● Work task
Could you reproduce the lines below from the one with "desks + 43 stools" through the one with "A brewery produces"? Keep both ends and add nothing.

● Stored data
▬▬▬▬▬▬▬▬▬▬
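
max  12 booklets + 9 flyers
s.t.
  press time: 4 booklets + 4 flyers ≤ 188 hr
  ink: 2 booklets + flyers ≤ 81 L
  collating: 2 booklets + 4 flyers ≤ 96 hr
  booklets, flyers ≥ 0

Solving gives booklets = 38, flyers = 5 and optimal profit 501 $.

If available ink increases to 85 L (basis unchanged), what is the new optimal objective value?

521

At the optimum: press time uses 172 of 188 (slack = 16); ink uses 81 of 81 (binding); collating uses 96 of 96 (binding).
By complementary slackness, y = 0 for the non-binding constraint.
From A_Bᵀ y = c: 2·y_ink + 2·y_collating = 12; 1·y_ink + 4·y_collating = 9.
Solving: y_ink = 5, y_collating = 1.
Δz = y_ink·Δb = 5 × (4) = 20, so new z* = 501 + 20 = 521.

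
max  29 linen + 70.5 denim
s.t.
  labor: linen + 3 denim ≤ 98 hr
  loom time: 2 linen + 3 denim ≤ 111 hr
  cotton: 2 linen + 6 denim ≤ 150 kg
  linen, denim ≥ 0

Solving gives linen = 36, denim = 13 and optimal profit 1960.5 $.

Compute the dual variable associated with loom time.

5.5

At the optimum: labor uses 75 of 98 (slack = 23); loom time uses 111 of 111 (binding); cotton uses 150 of 150 (binding).
By complementary slackness, y = 0 for the non-binding constraint.
From A_Bᵀ y = c: 2·y_loom time + 2·y_cotton = 29; 3·y_loom time + 6·y_cotton = 70.5.
Solving: y_loom time = 5.5, y_cotton = 9.
Shadow price of loom time = 5.5.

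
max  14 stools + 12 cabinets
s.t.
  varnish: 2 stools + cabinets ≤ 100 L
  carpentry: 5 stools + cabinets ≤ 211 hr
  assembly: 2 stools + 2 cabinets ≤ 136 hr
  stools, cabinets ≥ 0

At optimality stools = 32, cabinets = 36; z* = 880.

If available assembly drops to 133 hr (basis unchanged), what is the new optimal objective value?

Check each constraint at x*: varnish 100/100 (tight); carpentry 196/211 (slack 15); assembly 136/136 (tight).
Slack constraints have shadow price 0 (complementary slackness).
Dual feasibility on the basic columns requires 2·y_varnish + 2·y_assembly = 14, 1·y_varnish + 2·y_assembly = 12.
→ y_varnish = 2 and y_assembly = 5.
Δz = y_assembly·Δb = 5 × (-3) = -15, so new z* = 880 − 15 = 865.

865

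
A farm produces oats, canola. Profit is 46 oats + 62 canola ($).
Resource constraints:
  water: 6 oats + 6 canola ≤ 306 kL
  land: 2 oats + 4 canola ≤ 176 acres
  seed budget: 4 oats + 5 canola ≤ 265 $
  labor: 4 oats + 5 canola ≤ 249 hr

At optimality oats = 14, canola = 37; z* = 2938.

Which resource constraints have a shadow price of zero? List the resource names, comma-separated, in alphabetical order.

water: 306/306 (binding)
land: 176/176 (binding)
seed budget: 241/265 (slack 24)
labor: 241/249 (slack 8)
By complementary slackness, a constraint with positive slack has shadow price 0 → labor, seed budget.

labor, seed budget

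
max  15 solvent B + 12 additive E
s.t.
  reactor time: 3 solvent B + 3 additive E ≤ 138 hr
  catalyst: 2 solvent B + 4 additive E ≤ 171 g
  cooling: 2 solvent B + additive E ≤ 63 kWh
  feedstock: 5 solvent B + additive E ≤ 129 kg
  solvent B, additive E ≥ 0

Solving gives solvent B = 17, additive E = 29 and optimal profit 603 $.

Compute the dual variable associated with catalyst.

0

At the optimum: reactor time uses 138 of 138 (binding); catalyst uses 150 of 171 (slack = 21); cooling uses 63 of 63 (binding); feedstock uses 114 of 129 (slack = 15).
Since catalyst, feedstock are not tight, their duals are 0.
Dual feasibility on the basic columns requires 3·y_reactor time + 2·y_cooling = 15, 3·y_reactor time + 1·y_cooling = 12.
Solving: y_reactor time = 3, y_cooling = 3.
Shadow price of catalyst = 0.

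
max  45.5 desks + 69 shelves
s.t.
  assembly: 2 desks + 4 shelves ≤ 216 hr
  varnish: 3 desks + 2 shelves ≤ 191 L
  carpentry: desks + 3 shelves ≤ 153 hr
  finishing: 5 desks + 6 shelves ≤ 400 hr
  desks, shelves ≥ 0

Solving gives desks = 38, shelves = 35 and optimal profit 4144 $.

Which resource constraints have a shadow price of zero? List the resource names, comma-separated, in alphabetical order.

assembly: 216/216 (binding)
varnish: 184/191 (slack 7)
carpentry: 143/153 (slack 10)
finishing: 400/400 (binding)
By complementary slackness, a constraint with positive slack has shadow price 0 → carpentry, varnish.

carpentry, varnish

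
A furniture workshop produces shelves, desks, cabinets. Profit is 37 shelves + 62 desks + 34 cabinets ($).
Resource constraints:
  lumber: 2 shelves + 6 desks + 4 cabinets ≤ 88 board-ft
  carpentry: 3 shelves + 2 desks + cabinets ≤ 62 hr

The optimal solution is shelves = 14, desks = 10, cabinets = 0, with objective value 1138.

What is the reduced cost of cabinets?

At the optimum: lumber uses 88 of 88 (binding); carpentry uses 62 of 62 (binding).
From A_Bᵀ y = c: 2·y_lumber + 3·y_carpentry = 37; 6·y_lumber + 2·y_carpentry = 62.
→ y_lumber = 8 and y_carpentry = 7.
Reduced cost of cabinets: c₃ − yᵀa₃ = 34 − (8·4 + 7·1) = 34 − 39 = -5.

-5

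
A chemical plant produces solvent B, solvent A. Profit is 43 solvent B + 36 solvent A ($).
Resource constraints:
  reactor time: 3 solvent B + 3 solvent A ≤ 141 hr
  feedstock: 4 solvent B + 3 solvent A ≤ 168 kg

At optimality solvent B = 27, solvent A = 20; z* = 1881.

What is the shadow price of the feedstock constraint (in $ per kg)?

7

At the optimum: reactor time uses 141 of 141 (binding); feedstock uses 168 of 168 (binding).
From A_Bᵀ y = c: 3·y_reactor time + 4·y_feedstock = 43; 3·y_reactor time + 3·y_feedstock = 36.
→ y_reactor time = 5 and y_feedstock = 7.
Shadow price of feedstock = 7.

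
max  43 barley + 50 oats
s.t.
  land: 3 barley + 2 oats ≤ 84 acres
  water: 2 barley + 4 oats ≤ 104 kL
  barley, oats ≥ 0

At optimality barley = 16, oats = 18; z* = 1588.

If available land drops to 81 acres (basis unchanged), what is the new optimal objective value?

At the optimum: land uses 84 of 84 (binding); water uses 104 of 104 (binding).
The binding rows give the dual system: 3·y_land + 2·y_water = 43 and 2·y_land + 4·y_water = 50.
Solving: y_land = 9, y_water = 8.
Δz = y_land·Δb = 9 × (-3) = -27, so new z* = 1588 − 27 = 1561.

1561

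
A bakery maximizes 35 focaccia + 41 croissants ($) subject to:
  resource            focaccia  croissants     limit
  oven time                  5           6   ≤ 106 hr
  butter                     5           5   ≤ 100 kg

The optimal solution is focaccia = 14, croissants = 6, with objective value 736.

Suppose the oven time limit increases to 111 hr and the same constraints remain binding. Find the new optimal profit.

At the optimum: oven time uses 106 of 106 (binding); butter uses 100 of 100 (binding).
Dual feasibility on the basic columns requires 5·y_oven time + 5·y_butter = 35, 6·y_oven time + 5·y_butter = 41.
Solving: y_oven time = 6, y_butter = 1.
Δz = y_oven time·Δb = 6 × (5) = 30, so new z* = 736 + 30 = 766.

766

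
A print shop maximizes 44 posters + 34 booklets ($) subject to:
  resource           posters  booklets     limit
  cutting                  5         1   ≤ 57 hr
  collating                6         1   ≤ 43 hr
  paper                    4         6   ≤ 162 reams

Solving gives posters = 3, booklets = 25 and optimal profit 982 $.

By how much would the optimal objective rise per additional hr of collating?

At the optimum: cutting uses 40 of 57 (slack = 17); collating uses 43 of 43 (binding); paper uses 162 of 162 (binding).
By complementary slackness, y = 0 for the non-binding constraint.
From A_Bᵀ y = c: 6·y_collating + 4·y_paper = 44; 1·y_collating + 6·y_paper = 34.
Solving: y_collating = 4, y_paper = 5.
Shadow price of collating = 4.

4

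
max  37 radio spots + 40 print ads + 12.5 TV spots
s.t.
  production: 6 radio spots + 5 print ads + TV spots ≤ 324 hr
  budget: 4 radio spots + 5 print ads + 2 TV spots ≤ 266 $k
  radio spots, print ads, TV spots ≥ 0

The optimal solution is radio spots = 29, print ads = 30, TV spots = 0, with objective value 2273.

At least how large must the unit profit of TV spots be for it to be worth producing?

Both production and budget are binding at x*.
The binding rows give the dual system: 6·y_production + 4·y_budget = 37 and 5·y_production + 5·y_budget = 40.
Solving: y_production = 2.5, y_budget = 5.5.
TV spots enters the basis when its profit ≥ yᵀa₃ = 2.5·1 + 5.5·2 = 13.5.

13.5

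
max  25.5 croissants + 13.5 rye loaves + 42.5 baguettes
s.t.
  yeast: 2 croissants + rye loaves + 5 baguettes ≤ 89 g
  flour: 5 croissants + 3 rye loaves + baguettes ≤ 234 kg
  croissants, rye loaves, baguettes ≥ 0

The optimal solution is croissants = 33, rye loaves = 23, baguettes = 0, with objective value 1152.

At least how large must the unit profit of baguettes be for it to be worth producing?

46.5

At the optimum: yeast uses 89 of 89 (binding); flour uses 234 of 234 (binding).
From A_Bᵀ y = c: 2·y_yeast + 5·y_flour = 25.5; 1·y_yeast + 3·y_flour = 13.5.
This yields shadow prices y_yeast = 9, y_flour = 1.5.
baguettes enters the basis when its profit ≥ yᵀa₃ = 9·5 + 1.5·1 = 46.5.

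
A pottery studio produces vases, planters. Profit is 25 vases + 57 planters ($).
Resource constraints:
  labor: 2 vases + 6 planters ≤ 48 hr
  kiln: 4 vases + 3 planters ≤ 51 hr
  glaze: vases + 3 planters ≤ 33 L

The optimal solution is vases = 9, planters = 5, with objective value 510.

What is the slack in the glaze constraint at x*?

9

glaze used = 1·9 + 3·5 = 24; slack = 33 − 24 = 9.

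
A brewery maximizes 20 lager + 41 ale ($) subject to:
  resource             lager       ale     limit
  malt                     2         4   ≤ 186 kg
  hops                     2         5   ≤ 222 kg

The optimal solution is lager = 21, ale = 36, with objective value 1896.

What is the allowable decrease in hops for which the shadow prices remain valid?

36

Binding constraints: malt, hops. The basis is B = [[2,4],[2,5]] with det 2.
Per unit decrease in hops, x* moves by d = (2, -1).
The basis stays optimal until ale reaches 0; allowable decrease = 36 kg.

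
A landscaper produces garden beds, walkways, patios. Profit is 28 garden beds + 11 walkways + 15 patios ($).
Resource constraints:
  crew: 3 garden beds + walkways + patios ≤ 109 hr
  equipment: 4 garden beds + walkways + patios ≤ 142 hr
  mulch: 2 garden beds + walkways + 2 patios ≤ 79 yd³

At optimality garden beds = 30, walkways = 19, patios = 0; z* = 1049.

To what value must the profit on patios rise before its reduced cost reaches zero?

16

At the optimum: crew uses 109 of 109 (binding); equipment uses 139 of 142 (slack = 3); mulch uses 79 of 79 (binding).
Since equipment is not tight, its dual is 0.
Dual feasibility on the basic columns requires 3·y_crew + 2·y_mulch = 28, 1·y_crew + 1·y_mulch = 11.
This yields shadow prices y_crew = 6, y_mulch = 5.
patios enters the basis when its profit ≥ yᵀa₃ = 6·1 + 5·2 = 16.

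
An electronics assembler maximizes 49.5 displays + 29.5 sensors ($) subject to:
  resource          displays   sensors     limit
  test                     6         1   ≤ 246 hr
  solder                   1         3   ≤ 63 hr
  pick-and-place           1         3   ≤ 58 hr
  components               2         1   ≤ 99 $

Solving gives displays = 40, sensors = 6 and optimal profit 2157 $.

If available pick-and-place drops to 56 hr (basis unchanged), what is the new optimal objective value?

2142

Check each constraint at x*: test 246/246 (tight); solder 58/63 (slack 5); pick-and-place 58/58 (tight); components 86/99 (slack 13).
By complementary slackness, y = 0 for the non-binding constraints.
From A_Bᵀ y = c: 6·y_test + 1·y_pick-and-place = 49.5; 1·y_test + 3·y_pick-and-place = 29.5.
This yields shadow prices y_test = 7, y_pick-and-place = 7.5.
Δz = y_pick-and-place·Δb = 7.5 × (-2) = -15, so new z* = 2157 − 15 = 2142.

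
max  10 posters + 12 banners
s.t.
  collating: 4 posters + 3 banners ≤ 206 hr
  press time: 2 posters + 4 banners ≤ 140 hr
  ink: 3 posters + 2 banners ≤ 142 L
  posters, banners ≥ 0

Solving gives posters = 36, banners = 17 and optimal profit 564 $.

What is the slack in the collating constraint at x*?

11

collating used = 4·36 + 3·17 = 195; slack = 206 − 195 = 11.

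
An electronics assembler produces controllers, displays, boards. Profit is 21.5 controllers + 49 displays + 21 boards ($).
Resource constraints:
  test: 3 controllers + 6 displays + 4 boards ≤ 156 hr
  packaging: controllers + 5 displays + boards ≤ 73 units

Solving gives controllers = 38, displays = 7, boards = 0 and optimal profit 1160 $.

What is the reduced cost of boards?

-7

Check each constraint at x*: test 156/156 (tight); packaging 73/73 (tight).
Dual feasibility on the basic columns requires 3·y_test + 1·y_packaging = 21.5, 6·y_test + 5·y_packaging = 49.
Solving: y_test = 6.5, y_packaging = 2.
Reduced cost of boards: c₃ − yᵀa₃ = 21 − (6.5·4 + 2·1) = 21 − 28 = -7.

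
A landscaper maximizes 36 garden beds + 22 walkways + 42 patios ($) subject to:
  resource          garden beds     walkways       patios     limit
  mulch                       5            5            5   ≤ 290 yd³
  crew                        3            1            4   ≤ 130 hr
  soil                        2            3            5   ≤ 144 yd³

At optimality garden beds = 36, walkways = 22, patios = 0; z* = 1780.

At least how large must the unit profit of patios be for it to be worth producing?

Binding: mulch and crew. Non-binding: soil (6 unused).
Slack constraints have shadow price 0 (complementary slackness).
From A_Bᵀ y = c: 5·y_mulch + 3·y_crew = 36; 5·y_mulch + 1·y_crew = 22.
This yields shadow prices y_mulch = 3, y_crew = 7.
patios enters the basis when its profit ≥ yᵀa₃ = 3·5 + 7·4 = 43.

43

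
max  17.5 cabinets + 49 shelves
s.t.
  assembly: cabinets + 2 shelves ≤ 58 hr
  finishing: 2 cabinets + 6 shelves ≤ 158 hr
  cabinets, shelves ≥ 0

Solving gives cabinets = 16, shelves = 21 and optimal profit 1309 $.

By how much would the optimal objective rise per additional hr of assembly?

3.5

Both assembly and finishing are binding at x*.
The binding rows give the dual system: 1·y_assembly + 2·y_finishing = 17.5 and 2·y_assembly + 6·y_finishing = 49.
This yields shadow prices y_assembly = 3.5, y_finishing = 7.
Shadow price of assembly = 3.5.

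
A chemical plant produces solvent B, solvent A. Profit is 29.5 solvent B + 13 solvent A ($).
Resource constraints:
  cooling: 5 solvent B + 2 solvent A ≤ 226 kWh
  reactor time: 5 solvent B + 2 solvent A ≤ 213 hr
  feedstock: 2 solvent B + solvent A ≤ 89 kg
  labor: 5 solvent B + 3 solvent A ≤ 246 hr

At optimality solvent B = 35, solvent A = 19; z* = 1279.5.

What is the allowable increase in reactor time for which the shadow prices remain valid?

9.5

Binding constraints: reactor time, feedstock. The basis is B = [[5,2],[2,1]] with det 1.
Per unit increase in reactor time, x* moves by d = (1, -2).
The basis stays optimal until solvent A reaches 0; allowable increase = 9.5 hr.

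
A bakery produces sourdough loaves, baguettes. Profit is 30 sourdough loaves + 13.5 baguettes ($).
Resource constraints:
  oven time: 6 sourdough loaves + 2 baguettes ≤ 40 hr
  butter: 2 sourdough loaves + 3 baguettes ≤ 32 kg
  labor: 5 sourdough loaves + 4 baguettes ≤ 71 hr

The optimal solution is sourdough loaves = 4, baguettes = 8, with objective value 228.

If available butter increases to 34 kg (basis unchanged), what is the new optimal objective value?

At the optimum: oven time uses 40 of 40 (binding); butter uses 32 of 32 (binding); labor uses 52 of 71 (slack = 19).
Slack constraints have shadow price 0 (complementary slackness).
Dual feasibility on the basic columns requires 6·y_oven time + 2·y_butter = 30, 2·y_oven time + 3·y_butter = 13.5.
Solving: y_oven time = 4.5, y_butter = 1.5.
Δz = y_butter·Δb = 1.5 × (2) = 3, so new z* = 228 + 3 = 231.

231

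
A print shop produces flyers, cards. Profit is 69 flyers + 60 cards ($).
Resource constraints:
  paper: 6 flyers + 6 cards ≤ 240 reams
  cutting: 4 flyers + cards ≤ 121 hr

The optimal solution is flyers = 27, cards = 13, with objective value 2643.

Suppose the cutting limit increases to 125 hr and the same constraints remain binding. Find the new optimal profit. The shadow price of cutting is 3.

Δb = 4, so new z* = 2643 + (3)·(4) = 2643 + 12 = 2655.

2655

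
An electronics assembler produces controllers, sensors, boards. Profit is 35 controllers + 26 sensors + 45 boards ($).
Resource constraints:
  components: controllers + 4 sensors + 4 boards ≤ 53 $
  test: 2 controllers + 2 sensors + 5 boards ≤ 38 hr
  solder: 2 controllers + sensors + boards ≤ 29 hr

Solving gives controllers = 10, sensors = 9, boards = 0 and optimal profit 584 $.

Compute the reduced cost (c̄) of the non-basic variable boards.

-6.5

At the optimum: components uses 46 of 53 (slack = 7); test uses 38 of 38 (binding); solder uses 29 of 29 (binding).
By complementary slackness, y = 0 for the non-binding constraint.
Dual feasibility on the basic columns requires 2·y_test + 2·y_solder = 35, 2·y_test + 1·y_solder = 26.
→ y_test = 8.5 and y_solder = 9.
Reduced cost of boards: c₃ − yᵀa₃ = 45 − (8.5·5 + 9·1) = 45 − 51.5 = -6.5.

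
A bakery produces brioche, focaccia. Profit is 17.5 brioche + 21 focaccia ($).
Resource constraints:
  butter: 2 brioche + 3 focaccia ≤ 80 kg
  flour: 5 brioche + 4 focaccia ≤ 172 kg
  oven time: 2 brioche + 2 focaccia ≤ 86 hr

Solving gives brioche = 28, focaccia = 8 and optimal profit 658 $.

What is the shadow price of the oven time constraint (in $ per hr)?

Check each constraint at x*: butter 80/80 (tight); flour 172/172 (tight); oven time 72/86 (slack 14).
Slack constraints have shadow price 0 (complementary slackness).
Dual feasibility on the basic columns requires 2·y_butter + 5·y_flour = 17.5, 3·y_butter + 4·y_flour = 21.
→ y_butter = 5 and y_flour = 1.5.
Shadow price of oven time = 0.

0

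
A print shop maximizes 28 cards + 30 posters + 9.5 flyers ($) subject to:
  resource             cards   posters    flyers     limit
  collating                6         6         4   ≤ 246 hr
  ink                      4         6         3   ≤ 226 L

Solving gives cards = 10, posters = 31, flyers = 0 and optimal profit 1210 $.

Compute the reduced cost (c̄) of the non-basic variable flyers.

Check each constraint at x*: collating 246/246 (tight); ink 226/226 (tight).
Dual feasibility on the basic columns requires 6·y_collating + 4·y_ink = 28, 6·y_collating + 6·y_ink = 30.
→ y_collating = 4 and y_ink = 1.
Reduced cost of flyers: c₃ − yᵀa₃ = 9.5 − (4·4 + 1·3) = 9.5 − 19 = -9.5.

-9.5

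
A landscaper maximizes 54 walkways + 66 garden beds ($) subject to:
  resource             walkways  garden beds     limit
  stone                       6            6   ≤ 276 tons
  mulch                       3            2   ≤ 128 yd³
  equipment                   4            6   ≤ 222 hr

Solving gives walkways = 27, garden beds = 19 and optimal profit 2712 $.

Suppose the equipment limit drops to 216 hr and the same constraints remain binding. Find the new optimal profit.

2676

At the optimum: stone uses 276 of 276 (binding); mulch uses 119 of 128 (slack = 9); equipment uses 222 of 222 (binding).
Since mulch is not tight, its dual is 0.
From A_Bᵀ y = c: 6·y_stone + 4·y_equipment = 54; 6·y_stone + 6·y_equipment = 66.
This yields shadow prices y_stone = 5, y_equipment = 6.
Δz = y_equipment·Δb = 6 × (-6) = -36, so new z* = 2712 − 36 = 2676.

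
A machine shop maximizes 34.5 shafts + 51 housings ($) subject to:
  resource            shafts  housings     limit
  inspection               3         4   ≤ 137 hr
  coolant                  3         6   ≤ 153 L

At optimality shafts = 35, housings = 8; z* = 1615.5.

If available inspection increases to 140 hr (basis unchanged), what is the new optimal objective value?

At the optimum: inspection uses 137 of 137 (binding); coolant uses 153 of 153 (binding).
From A_Bᵀ y = c: 3·y_inspection + 3·y_coolant = 34.5; 4·y_inspection + 6·y_coolant = 51.
→ y_inspection = 9 and y_coolant = 2.5.
Δz = y_inspection·Δb = 9 × (3) = 27, so new z* = 1615.5 + 27 = 1642.5.

1642.5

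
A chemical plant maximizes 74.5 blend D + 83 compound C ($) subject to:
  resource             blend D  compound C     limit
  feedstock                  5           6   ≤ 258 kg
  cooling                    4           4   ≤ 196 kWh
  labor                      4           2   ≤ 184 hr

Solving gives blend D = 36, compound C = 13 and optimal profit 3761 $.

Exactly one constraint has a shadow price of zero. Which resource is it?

labor

feedstock: 258/258 (binding)
cooling: 196/196 (binding)
labor: 170/184 (slack 14)
By complementary slackness, a constraint with positive slack has shadow price 0 → labor.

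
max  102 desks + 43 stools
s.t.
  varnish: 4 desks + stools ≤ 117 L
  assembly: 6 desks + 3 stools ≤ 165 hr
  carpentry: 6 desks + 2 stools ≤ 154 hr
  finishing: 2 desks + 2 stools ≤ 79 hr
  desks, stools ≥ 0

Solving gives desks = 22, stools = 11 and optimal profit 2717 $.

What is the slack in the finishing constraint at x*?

13

finishing used = 2·22 + 2·11 = 66; slack = 79 − 66 = 13.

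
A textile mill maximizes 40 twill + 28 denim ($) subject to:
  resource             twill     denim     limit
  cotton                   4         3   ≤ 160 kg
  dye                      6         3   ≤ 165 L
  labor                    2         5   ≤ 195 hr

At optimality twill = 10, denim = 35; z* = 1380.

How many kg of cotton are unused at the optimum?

15

cotton used = 4·10 + 3·35 = 145; slack = 160 − 145 = 15.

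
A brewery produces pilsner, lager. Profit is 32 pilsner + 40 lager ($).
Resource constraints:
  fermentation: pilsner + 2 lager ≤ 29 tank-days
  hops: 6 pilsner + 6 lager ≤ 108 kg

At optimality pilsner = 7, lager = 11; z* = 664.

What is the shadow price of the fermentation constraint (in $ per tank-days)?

Check each constraint at x*: fermentation 29/29 (tight); hops 108/108 (tight).
Dual feasibility on the basic columns requires 1·y_fermentation + 6·y_hops = 32, 2·y_fermentation + 6·y_hops = 40.
Solving: y_fermentation = 8, y_hops = 4.
Shadow price of fermentation = 8.

8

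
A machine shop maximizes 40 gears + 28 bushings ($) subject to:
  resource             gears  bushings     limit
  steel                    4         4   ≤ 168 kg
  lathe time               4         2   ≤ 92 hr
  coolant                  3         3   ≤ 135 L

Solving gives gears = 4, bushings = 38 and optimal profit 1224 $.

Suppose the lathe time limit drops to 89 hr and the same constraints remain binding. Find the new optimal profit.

1206

Check each constraint at x*: steel 168/168 (tight); lathe time 92/92 (tight); coolant 126/135 (slack 9).
By complementary slackness, y = 0 for the non-binding constraint.
The binding rows give the dual system: 4·y_steel + 4·y_lathe time = 40 and 4·y_steel + 2·y_lathe time = 28.
→ y_steel = 4 and y_lathe time = 6.
Δz = y_lathe time·Δb = 6 × (-3) = -18, so new z* = 1224 − 18 = 1206.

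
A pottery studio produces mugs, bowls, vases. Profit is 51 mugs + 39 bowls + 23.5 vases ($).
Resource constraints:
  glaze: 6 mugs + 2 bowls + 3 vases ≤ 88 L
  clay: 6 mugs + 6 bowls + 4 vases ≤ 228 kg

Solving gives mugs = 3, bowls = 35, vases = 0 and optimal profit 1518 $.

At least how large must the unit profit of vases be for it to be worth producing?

31

At the optimum: glaze uses 88 of 88 (binding); clay uses 228 of 228 (binding).
The binding rows give the dual system: 6·y_glaze + 6·y_clay = 51 and 2·y_glaze + 6·y_clay = 39.
This yields shadow prices y_glaze = 3, y_clay = 5.5.
vases enters the basis when its profit ≥ yᵀa₃ = 3·3 + 5.5·4 = 31.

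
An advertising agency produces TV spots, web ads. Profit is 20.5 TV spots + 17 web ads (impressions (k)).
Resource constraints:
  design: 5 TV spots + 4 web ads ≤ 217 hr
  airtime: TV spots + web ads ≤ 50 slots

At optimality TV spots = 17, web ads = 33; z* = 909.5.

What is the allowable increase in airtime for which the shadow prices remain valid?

4.25

Binding constraints: design, airtime. The basis is B = [[5,4],[1,1]] with det 1.
Per unit increase in airtime, x* moves by d = (-4, 5).
The basis stays optimal until TV spots reaches 0; allowable increase = 4.25 slots.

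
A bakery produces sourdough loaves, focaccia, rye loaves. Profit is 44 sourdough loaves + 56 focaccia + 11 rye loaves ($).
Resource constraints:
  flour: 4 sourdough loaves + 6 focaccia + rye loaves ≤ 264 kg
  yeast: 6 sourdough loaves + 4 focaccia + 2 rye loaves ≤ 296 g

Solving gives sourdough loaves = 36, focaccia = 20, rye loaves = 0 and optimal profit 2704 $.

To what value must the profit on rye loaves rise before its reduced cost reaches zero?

At the optimum: flour uses 264 of 264 (binding); yeast uses 296 of 296 (binding).
Dual feasibility on the basic columns requires 4·y_flour + 6·y_yeast = 44, 6·y_flour + 4·y_yeast = 56.
This yields shadow prices y_flour = 8, y_yeast = 2.
rye loaves enters the basis when its profit ≥ yᵀa₃ = 8·1 + 2·2 = 12.

12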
▬▬▬▬▬▬▬▬▬▬
● Result for this task
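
max  102 desks + 43 stools
s.t.
  varnish: 4 desks + stools ≤ 117 L
  assembly: 6 desks + 3 stools ≤ 165 hr
  carpentry: 6 desks + 2 stools ≤ 154 hr
  finishing: 2 desks + 2 stools ≤ 79 hr
  desks, stools ≥ 0

Solving gives desks = 22, stools = 11 and optimal profit 2717 $.

What is the slack in the finishing constraint at x*?

13

finishing used = 2·22 + 2·11 = 66; slack = 79 − 66 = 13.

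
A textile mill maximizes 40 twill + 28 denim ($) subject to:
  resource             twill     denim     limit
  cotton                   4         3   ≤ 160 kg
  dye                      6         3   ≤ 165 L
  labor                    2         5   ≤ 195 hr

At optimality twill = 10, denim = 35; z* = 1380.

How many kg of cotton are unused at the optimum?

15

cotton used = 4·10 + 3·35 = 145; slack = 160 − 145 = 15.

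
A brewery produces pilsner, lager. Profit is 32 pilsner + 40 lager ($).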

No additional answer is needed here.